====== Provided records

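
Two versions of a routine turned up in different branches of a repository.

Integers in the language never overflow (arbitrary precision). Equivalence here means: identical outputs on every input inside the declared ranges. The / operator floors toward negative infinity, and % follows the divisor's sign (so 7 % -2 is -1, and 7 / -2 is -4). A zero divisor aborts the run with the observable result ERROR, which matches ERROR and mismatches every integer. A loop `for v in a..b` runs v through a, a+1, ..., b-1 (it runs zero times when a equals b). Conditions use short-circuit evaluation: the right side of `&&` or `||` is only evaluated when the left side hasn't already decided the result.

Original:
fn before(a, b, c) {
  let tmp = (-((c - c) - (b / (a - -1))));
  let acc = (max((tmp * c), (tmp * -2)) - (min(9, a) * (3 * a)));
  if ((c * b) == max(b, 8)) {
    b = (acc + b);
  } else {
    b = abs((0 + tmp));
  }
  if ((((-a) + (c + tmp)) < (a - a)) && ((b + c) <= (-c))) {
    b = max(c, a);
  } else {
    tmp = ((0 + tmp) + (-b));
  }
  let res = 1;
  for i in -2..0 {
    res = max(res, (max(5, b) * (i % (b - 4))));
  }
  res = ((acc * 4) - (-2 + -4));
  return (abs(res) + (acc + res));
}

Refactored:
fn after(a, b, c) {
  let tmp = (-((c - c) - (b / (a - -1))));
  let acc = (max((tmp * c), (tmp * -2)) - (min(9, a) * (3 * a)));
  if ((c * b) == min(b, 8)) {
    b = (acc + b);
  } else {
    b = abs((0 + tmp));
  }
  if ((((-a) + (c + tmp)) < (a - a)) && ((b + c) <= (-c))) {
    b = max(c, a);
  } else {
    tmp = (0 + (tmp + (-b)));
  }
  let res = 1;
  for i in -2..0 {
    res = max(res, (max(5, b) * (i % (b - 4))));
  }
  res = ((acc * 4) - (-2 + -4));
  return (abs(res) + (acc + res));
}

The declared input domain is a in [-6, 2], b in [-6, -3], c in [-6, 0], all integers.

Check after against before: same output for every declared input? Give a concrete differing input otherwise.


The rewrite breaks on a=-2, b=-4, c=-2, where the results are -20 and ERROR.
before: tmp := 4 | acc := -20 | ((c * b) == max(b, 8)): true | b := -24 | ((((-a) + (c + tmp)) < (a - a)) && ((b + c) <= (-c))): false | tmp := 28 | res := 1 | iter i=-2: | res := 1 | iter i=-1: | res := 1 | res := -74 | result -20
after: tmp := 4 | acc := -20 | ((c * b) == min(b, 8)): false | b := 4 | ((((-a) + (c + tmp)) < (a - a)) && ((b + c) <= (-c))): false | tmp := 0 | res := 1 | iter i=-2: | divide-by-zero, output ERROR
verdict: not equivalent; witness: a=-2, b=-4, c=-2


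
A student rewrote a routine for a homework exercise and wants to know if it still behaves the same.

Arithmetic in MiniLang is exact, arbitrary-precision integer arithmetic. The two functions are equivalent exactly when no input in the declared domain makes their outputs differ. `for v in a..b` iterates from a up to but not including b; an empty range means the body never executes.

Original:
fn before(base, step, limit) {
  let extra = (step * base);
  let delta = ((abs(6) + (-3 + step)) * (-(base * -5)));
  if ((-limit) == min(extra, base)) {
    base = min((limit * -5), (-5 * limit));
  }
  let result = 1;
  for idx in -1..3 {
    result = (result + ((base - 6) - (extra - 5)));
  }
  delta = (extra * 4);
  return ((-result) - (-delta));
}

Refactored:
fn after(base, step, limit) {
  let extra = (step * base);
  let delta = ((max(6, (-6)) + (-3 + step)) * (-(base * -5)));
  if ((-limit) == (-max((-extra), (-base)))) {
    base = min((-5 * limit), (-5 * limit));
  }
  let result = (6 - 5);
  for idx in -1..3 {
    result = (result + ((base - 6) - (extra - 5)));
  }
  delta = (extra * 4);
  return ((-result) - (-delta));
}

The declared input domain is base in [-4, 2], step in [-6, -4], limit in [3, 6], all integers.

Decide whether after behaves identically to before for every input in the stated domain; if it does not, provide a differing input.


This is a faithful refactor — min/max/abs usage differs; and constant usage differs; and arithmetic usage differs, but the computed results match everywhere.
Tracing base=-3, step=-5, limit=6: before: extra := 15 | delta := 30 | ((-limit) == min(extra, base)): false | result := 1 | iter idx=-1: | result := -18 | iter idx=0: | result := -37 | iter idx=1: | result := -56 | iter idx=2: | result := -75 | delta := 60 | result 135 | after: extra := 15 | delta := 30 | ((-limit) == (-max((-extra), (-base)))): false | result := 1 | iter idx=-1: | result := -18 | iter idx=0: | result := -37 | iter idx=1: | result := -56 | iter idx=2: | result := -75 | delta := 60 | result 135 — matching result 135.
Sweeping the whole domain (84 inputs) finds no disagreement.
verdict: equivalent


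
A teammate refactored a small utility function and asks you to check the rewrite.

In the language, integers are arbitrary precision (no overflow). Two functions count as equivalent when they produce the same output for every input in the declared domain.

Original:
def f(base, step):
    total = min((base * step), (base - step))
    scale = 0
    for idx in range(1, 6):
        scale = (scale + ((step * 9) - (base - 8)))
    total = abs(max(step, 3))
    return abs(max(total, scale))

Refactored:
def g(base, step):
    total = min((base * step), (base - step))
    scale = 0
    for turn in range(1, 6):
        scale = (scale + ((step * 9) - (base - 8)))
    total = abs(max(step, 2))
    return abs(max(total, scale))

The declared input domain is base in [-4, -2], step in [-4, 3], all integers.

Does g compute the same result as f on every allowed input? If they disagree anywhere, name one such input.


The rewrite breaks on base=-4, step=-4, where the results are 3 and 2.
f: total := 0 | scale := 0 | iter idx=1: | scale := -24 | iter idx=2: | scale := -48 | iter idx=3: | scale := -72 | iter idx=4: | scale := -96 | iter idx=5: | scale := -120 | total := 3 | result 3
g: total := 0 | scale := 0 | iter turn=1: | scale := -24 | iter turn=2: | scale := -48 | iter turn=3: | scale := -72 | iter turn=4: | scale := -96 | iter turn=5: | scale := -120 | total := 2 | result 2
verdict: not equivalent; witness: base=-4, step=-4


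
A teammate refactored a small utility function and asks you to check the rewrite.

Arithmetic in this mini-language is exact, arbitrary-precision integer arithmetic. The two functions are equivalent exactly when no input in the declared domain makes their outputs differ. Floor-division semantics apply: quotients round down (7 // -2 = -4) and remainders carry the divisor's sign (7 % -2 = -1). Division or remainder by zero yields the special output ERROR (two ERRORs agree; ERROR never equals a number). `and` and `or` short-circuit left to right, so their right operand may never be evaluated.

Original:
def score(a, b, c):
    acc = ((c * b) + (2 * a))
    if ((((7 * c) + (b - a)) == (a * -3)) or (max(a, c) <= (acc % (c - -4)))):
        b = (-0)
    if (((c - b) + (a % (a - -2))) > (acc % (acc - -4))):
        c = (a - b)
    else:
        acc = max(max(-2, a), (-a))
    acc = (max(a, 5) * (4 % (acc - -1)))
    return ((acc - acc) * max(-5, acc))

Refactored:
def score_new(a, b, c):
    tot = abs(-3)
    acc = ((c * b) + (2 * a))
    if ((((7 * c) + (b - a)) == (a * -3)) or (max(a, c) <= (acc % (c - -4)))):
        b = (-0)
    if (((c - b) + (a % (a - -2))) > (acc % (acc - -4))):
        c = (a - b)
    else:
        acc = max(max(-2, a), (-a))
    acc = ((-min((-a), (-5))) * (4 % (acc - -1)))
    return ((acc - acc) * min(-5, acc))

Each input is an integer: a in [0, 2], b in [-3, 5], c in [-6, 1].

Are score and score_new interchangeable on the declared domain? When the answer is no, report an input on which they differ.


The suspicious edit (`max(-5, acc)` became `min(-5, acc)`) never changes the result for any input inside the declared domain.
Spot check at a=0, b=0, c=-5 — score: acc := 0 | ((((7 * c) + (b - a)) == (a * -3)) or (max(a, c) <= (acc % (c - -4)))): true | b := 0 | (((c - b) + (a % (a - -2))) > (acc % (acc - -4))): false | acc := 0 | acc := 0 | result 0. score_new: tot := 3 | acc := 0 | ((((7 * c) + (b - a)) == (a * -3)) or (max(a, c) <= (acc % (c - -4)))): true | b := 0 | (((c - b) + (a % (a - -2))) > (acc % (acc - -4))): false | acc := 0 | acc := 0 | result 0. Both give 0.
Checked all 216 inputs in the declared domain: the outputs agree on every one.
verdict: equivalent


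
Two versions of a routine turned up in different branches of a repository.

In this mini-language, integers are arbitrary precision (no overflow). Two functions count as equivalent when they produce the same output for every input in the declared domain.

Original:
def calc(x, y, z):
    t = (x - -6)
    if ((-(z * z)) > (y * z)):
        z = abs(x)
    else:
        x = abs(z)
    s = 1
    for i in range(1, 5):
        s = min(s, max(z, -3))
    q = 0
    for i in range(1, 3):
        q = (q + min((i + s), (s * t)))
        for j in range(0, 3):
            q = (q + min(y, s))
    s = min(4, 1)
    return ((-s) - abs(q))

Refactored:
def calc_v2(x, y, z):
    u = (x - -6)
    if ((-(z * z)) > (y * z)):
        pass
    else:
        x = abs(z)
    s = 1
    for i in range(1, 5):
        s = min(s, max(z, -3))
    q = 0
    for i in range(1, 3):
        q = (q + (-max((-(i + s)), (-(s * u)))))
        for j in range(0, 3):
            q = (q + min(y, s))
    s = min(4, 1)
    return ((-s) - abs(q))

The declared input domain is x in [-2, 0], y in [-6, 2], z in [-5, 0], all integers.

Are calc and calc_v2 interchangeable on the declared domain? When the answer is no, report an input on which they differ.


These are not equivalent — on x=-2, y=2, z=-1 the outputs split (-12 vs -15).
calc: t becomes 4; next ((-(z * z)) > (y * z)) evaluates to true; next z becomes 2; next s becomes 1; next at i=1:; next s becomes 1; next at i=2:; next s becomes 1; next at i=3:; next s becomes 1; next at i=4:; next s becomes 1; next q becomes 0; next at i=1:; next q becomes 2; next at j=0:; next q becomes 3; next at j=1:; next q becomes 4; next at j=2:; next q becomes 5; next at i=2:; next q becomes 8; next at j=0:; next q becomes 9; next at j=1:; next q becomes 10; next at j=2:; next q becomes 11; next s becomes 1; next final value -12
calc_v2: u becomes 4; next ((-(z * z)) > (y * z)) evaluates to true; next s becomes 1; next at i=1:; next s becomes -1; next at i=2:; next s becomes -1; next at i=3:; next s becomes -1; next at i=4:; next s becomes -1; next q becomes 0; next at i=1:; next q becomes -4; next at j=0:; next q becomes -5; next at j=1:; next q becomes -6; next at j=2:; next q becomes -7; next at i=2:; next q becomes -11; next at j=0:; next q becomes -12; next at j=1:; next q becomes -13; next at j=2:; next q becomes -14; next s becomes 1; next final value -15
verdict: not equivalent; witness: x=-2, y=2, z=-1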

============

## [Task instructions]
Working through the entries line by line, count those containing "evaluated" and report only the number.

## [Solution to the exercise]
2